• **Task goal**
In the records below, find the line that contains "For a corrosion", then transcribe it and every later line exactly, stopping at the final line.

• **Data for processing**
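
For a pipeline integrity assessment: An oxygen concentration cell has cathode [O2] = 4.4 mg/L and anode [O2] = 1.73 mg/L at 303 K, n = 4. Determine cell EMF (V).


Apply the Nernst concentration-cell relation: E = (RT/nF)*ln(C_cathode/C_anode)
RT/nF = 8.314*303/(4*96485) = 0.00652729 V
ln(4.4/1.73) = 0.93348
E = 0.00652729 * 0.93348 = 0.00609 V

0.00609 V


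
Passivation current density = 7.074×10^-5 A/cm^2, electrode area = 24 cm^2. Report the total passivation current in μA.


I = i_pass * A, then convert A → μA (×10^6)
I = 7.074×10^-5 * 24 * 10^6 = 1697.76 μA

1697.76 μA


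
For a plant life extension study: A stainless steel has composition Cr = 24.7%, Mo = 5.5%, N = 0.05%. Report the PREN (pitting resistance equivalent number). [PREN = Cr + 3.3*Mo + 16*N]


Apply the PREN formula: PREN = Cr + 3.3*Mo + 16*N
PREN = 24.7 + 3.3*5.5 + 16*0.05
PREN = 24.7 + 18.15 + 0.8 = 43.65

43.65


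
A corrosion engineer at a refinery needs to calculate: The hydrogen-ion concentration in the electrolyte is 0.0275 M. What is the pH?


pH = −log10[H+]
pH = −log10(0.0275) = 1.56

1.56


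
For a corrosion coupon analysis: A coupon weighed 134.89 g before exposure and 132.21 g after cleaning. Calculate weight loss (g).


Weight loss = initial − final
WL = 134.89 − 132.21 = 2.68 g

2.68 g


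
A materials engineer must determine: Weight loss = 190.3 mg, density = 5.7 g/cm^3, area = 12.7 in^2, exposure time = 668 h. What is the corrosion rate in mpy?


Apply the mpy weight-loss relation: CR = 534 * W / (D * A * T)
Numerator: 534 * 190.3 = 101620.2
Denominator: 5.7 * 12.7 * 668 = 48356.52
CR = 101620.2 / 48356.52 = 2.10148 mpy

2.10148 mpy


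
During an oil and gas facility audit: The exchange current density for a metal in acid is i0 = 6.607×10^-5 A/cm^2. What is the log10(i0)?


i0 = 6.607×10^-5 A/cm^2
log10(i0) = -4.18

-4.18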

• **Result of this task**
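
For a corrosion coupon analysis: A coupon weighed 134.89 g before exposure and 132.21 g after cleaning. Calculate weight loss (g).


Weight loss = initial − final
WL = 134.89 − 132.21 = 2.68 g

2.68 g


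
A materials engineer must determine: Weight loss = 190.3 mg, density = 5.7 g/cm^3, area = 12.7 in^2, exposure time = 668 h. What is the corrosion rate in mpy?


Apply the mpy weight-loss relation: CR = 534 * W / (D * A * T)
Numerator: 534 * 190.3 = 101620.2
Denominator: 5.7 * 12.7 * 668 = 48356.52
CR = 101620.2 / 48356.52 = 2.10148 mpy

2.10148 mpy


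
During an oil and gas facility audit: The exchange current density for a metal in acid is i0 = 6.607×10^-5 A/cm^2. What is the log10(i0)?


i0 = 6.607×10^-5 A/cm^2
log10(i0) = -4.18

-4.18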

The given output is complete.